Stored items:

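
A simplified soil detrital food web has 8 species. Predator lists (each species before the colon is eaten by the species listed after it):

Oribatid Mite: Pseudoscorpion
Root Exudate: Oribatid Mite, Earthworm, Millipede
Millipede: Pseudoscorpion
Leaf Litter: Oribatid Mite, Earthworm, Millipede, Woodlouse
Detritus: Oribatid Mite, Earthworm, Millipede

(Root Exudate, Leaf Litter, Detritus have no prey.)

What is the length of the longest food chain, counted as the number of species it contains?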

* * *

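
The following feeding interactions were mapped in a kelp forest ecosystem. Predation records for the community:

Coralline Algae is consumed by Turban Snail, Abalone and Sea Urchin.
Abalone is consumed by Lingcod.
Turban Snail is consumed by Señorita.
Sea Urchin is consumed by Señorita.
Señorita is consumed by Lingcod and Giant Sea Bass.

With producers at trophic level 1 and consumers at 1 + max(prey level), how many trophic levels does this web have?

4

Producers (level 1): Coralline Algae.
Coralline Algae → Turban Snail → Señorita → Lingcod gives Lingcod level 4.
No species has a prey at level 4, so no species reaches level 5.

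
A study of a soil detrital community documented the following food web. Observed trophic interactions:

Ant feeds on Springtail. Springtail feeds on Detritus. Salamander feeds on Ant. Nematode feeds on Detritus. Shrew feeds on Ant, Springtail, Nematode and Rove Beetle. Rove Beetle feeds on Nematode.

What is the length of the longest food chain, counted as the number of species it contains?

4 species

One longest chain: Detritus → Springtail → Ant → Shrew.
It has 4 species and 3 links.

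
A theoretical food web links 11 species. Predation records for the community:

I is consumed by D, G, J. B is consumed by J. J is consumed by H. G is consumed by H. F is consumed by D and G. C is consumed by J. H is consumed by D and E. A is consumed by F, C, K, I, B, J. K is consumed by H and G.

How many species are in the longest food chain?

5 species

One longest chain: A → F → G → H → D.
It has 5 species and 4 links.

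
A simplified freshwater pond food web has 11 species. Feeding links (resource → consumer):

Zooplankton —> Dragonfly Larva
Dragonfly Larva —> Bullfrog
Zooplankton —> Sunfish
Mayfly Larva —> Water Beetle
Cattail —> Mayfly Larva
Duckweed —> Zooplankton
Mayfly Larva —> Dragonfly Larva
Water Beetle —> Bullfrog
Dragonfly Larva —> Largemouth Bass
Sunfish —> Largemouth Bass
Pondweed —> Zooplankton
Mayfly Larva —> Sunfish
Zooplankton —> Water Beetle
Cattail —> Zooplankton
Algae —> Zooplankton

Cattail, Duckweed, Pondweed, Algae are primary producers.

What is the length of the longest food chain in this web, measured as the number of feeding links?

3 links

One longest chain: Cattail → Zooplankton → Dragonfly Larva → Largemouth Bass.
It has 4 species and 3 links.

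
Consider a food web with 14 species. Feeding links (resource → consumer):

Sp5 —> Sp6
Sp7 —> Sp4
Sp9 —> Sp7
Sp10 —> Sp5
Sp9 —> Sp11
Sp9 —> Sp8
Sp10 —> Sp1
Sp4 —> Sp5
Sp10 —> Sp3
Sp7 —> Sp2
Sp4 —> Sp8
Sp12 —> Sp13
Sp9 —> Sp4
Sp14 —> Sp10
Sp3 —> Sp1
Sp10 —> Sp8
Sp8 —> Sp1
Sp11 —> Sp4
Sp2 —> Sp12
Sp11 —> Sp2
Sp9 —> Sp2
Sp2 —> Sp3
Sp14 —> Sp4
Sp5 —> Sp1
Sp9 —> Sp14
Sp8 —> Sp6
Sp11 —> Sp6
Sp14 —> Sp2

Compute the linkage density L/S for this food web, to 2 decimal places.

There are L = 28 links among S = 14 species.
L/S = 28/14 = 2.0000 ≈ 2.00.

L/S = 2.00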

§ **Your task**: Please give an exact copy of the entries above, from the line with "A simplified freshwater" down to the line with "Cattail, Duckweed, Pondweed, Algae", inclusive, and nothing else.

§ **Task solution**:
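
A simplified freshwater pond food web has 11 species. Feeding links (resource → consumer):

Zooplankton —> Dragonfly Larva
Dragonfly Larva —> Bullfrog
Zooplankton —> Sunfish
Mayfly Larva —> Water Beetle
Cattail —> Mayfly Larva
Duckweed —> Zooplankton
Mayfly Larva —> Dragonfly Larva
Water Beetle —> Bullfrog
Dragonfly Larva —> Largemouth Bass
Sunfish —> Largemouth Bass
Pondweed —> Zooplankton
Mayfly Larva —> Sunfish
Zooplankton —> Water Beetle
Cattail —> Zooplankton
Algae —> Zooplankton

Cattail, Duckweed, Pondweed, Algae are primary producers.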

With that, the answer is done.